**THE INPUT:**
━━━━━━
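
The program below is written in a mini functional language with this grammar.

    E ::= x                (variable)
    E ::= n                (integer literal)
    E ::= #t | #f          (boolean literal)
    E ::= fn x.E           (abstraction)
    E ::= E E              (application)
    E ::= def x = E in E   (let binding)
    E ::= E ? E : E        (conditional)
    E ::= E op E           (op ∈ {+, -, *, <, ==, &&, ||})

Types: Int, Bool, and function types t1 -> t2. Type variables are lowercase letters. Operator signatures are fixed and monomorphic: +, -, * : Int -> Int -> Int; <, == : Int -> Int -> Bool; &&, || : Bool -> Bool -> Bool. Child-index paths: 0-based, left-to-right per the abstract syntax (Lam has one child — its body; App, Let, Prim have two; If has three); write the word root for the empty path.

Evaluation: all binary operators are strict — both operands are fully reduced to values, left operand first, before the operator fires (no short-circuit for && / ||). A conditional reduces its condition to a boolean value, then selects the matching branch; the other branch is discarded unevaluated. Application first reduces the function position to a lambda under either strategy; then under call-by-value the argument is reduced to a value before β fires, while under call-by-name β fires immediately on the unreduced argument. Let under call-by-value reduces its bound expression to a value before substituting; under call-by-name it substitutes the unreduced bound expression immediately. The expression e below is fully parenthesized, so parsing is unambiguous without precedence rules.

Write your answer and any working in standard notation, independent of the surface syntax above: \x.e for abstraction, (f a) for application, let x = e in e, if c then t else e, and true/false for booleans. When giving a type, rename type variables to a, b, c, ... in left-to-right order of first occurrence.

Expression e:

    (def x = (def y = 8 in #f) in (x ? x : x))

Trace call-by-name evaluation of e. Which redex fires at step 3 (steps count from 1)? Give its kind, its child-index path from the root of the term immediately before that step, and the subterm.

Answer: if at root : (if false then (let y = 8 in false) else (let y = 8 in false))

Derivation:
step 0: (let x = (let y = 8 in false) in (if x then x else x))
step 1: [let@root] (if (let y = 8 in false) then (let y = 8 in false) else (let y = 8 in false))
step 2: [let@0] (if false then (let y = 8 in false) else (let y = 8 in false))
step 3: [if@root] (let y = 8 in false)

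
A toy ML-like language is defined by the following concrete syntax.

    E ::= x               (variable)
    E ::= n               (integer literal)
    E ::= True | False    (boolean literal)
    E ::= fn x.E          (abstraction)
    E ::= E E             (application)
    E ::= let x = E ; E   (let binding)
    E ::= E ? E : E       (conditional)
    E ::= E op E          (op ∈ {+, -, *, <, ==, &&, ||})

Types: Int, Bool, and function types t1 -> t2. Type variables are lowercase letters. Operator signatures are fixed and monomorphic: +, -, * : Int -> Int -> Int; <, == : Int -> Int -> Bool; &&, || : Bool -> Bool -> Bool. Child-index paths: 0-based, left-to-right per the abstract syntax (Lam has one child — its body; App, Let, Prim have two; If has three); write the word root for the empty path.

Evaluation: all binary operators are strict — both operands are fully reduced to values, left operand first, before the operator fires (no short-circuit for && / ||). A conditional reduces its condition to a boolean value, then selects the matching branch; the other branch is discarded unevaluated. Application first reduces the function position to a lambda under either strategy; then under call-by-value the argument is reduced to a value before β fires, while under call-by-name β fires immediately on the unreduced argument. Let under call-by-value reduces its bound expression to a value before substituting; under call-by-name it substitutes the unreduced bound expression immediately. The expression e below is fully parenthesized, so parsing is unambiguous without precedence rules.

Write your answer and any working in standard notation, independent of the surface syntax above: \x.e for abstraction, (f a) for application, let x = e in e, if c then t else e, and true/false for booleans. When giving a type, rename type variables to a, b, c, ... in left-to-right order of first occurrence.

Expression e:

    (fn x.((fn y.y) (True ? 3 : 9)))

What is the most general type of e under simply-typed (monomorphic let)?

Working:
y : b
\y._ : b -> b
  unify Bool ~ Bool
  unify Int ~ Int
  unify b -> b ~ Int -> c
  unify b ~ Int
  unify Int ~ c
_ _ : Int
\x._ : a -> Int

Answer: a -> Int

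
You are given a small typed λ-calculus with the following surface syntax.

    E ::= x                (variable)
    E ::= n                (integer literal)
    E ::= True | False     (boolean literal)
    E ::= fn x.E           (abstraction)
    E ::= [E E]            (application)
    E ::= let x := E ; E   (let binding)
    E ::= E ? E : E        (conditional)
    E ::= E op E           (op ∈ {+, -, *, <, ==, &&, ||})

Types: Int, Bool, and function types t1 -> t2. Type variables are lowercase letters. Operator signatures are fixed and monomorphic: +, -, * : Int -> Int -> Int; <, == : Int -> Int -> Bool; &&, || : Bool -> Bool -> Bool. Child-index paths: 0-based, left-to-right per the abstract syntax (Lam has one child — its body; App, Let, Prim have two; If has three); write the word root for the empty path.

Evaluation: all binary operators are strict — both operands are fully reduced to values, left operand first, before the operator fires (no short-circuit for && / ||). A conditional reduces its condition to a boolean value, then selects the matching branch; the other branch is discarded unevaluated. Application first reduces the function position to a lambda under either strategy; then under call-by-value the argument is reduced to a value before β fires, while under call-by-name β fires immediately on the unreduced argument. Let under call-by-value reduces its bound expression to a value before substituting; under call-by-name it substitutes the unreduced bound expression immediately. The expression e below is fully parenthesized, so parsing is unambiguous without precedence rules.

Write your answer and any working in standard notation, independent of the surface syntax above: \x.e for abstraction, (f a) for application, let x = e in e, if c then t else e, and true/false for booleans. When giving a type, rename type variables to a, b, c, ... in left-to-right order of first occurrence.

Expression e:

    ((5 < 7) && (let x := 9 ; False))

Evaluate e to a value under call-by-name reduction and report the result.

Answer: false

Derivation:
step 0: ((5 < 7) && (let x = 9 in false))
step 1: [delta@0] (true && (let x = 9 in false))
step 2: [let@1] (true && false)
step 3: [delta@root] false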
━━━━━━
**YOUR GOAL:** Single out each line of the records above with the string "literal" in it, and copy it.

**FINAL ANSWER:**
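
    E ::= n                (integer literal)
    E ::= #t | #f          (boolean literal)
    E ::= n               (integer literal)
    E ::= True | False    (boolean literal)
    E ::= n                (integer literal)
    E ::= True | False     (boolean literal)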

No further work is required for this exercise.